• **WHAT IS EXPECTED**
Copy each line below containing "that".

··· THE DATA

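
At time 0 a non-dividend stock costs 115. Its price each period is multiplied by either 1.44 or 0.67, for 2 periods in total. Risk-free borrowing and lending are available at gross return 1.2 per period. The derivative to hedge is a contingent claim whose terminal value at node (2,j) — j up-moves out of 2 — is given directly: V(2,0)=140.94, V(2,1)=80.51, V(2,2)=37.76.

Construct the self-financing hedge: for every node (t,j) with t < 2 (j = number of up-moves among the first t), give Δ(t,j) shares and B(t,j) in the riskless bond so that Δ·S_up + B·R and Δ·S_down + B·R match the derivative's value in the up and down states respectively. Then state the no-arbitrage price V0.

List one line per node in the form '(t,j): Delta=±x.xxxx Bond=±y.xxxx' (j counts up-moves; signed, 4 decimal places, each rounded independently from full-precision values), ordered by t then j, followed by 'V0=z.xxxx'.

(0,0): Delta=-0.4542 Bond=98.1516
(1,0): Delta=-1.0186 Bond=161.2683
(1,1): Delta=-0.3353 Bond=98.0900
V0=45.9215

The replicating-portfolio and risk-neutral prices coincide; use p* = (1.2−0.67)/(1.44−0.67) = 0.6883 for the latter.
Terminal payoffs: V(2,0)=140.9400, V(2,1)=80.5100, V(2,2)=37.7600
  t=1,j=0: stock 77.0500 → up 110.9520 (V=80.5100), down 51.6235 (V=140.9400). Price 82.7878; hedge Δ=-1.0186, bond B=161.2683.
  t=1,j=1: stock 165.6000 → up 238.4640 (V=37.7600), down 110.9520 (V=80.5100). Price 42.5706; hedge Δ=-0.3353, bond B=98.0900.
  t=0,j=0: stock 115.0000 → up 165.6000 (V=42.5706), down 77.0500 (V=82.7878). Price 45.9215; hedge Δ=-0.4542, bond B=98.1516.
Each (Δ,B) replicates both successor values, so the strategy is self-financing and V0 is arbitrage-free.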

······
··· THE DATA

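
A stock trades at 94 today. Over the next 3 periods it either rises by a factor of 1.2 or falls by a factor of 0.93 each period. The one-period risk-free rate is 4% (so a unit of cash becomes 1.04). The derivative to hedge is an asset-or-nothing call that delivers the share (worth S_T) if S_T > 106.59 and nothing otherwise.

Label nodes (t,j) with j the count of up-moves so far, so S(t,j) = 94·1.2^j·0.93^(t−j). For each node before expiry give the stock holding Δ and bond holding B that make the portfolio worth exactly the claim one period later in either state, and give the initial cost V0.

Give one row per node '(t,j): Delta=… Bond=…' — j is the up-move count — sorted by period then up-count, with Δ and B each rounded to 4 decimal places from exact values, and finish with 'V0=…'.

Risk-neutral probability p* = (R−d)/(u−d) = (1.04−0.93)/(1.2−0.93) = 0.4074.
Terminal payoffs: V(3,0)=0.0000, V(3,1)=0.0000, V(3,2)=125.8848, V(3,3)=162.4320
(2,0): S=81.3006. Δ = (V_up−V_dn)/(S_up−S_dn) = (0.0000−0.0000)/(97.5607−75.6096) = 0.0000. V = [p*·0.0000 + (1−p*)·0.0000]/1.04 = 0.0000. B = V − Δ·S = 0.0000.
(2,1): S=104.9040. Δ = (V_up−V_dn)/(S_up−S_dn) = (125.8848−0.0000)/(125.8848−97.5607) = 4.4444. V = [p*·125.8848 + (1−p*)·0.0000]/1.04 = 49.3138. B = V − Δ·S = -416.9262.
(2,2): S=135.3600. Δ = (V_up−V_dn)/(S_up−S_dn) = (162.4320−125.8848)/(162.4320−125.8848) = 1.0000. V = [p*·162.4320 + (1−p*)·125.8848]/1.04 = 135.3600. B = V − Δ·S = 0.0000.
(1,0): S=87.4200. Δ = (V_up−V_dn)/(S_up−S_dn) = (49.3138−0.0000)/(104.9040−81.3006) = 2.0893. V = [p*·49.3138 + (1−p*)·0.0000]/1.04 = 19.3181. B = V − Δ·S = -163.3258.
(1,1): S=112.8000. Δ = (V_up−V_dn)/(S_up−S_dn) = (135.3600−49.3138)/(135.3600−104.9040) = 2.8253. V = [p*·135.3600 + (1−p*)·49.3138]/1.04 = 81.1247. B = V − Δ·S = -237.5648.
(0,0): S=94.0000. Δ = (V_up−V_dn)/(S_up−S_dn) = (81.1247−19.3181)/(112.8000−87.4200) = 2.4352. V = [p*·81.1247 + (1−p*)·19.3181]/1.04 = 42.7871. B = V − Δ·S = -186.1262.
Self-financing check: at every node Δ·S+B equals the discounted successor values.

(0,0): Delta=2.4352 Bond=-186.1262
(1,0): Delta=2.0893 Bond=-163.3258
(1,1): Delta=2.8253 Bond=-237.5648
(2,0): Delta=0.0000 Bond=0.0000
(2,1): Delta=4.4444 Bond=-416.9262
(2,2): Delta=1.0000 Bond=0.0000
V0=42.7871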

······
··· THE DATA

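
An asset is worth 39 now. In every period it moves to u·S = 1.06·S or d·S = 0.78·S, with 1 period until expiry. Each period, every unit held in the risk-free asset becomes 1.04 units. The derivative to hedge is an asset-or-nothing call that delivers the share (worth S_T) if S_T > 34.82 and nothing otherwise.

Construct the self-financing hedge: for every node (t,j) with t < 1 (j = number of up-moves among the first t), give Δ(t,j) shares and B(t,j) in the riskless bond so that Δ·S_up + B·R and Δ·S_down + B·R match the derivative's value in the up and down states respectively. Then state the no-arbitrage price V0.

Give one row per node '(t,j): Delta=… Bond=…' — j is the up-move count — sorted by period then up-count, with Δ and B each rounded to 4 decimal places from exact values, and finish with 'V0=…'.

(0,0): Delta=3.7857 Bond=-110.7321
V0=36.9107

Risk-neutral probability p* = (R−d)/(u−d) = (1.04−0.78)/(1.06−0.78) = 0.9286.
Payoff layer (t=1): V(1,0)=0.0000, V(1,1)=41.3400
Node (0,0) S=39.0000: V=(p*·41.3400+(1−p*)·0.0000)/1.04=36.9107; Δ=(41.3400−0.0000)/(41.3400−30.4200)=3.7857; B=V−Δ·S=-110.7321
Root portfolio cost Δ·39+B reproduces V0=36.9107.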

······

• **ANSWER FOR THIS EXERCISE**
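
Construct the self-financing hedge: for every node (t,j) with t < 2 (j = number of up-moves among the first t), give Δ(t,j) shares and B(t,j) in the riskless bond so that Δ·S_up + B·R and Δ·S_down + B·R match the derivative's value in the up and down states respectively. Then state the no-arbitrage price V0.
A stock trades at 94 today. Over the next 3 periods it either rises by a factor of 1.2 or falls by a factor of 0.93 each period. The one-period risk-free rate is 4% (so a unit of cash becomes 1.04). The derivative to hedge is an asset-or-nothing call that delivers the share (worth S_T) if S_T > 106.59 and nothing otherwise.
Label nodes (t,j) with j the count of up-moves so far, so S(t,j) = 94·1.2^j·0.93^(t−j). For each node before expiry give the stock holding Δ and bond holding B that make the portfolio worth exactly the claim one period later in either state, and give the initial cost V0.
An asset is worth 39 now. In every period it moves to u·S = 1.06·S or d·S = 0.78·S, with 1 period until expiry. Each period, every unit held in the risk-free asset becomes 1.04 units. The derivative to hedge is an asset-or-nothing call that delivers the share (worth S_T) if S_T > 34.82 and nothing otherwise.
Construct the self-financing hedge: for every node (t,j) with t < 1 (j = number of up-moves among the first t), give Δ(t,j) shares and B(t,j) in the riskless bond so that Δ·S_up + B·R and Δ·S_down + B·R match the derivative's value in the up and down states respectively. Then state the no-arbitrage price V0.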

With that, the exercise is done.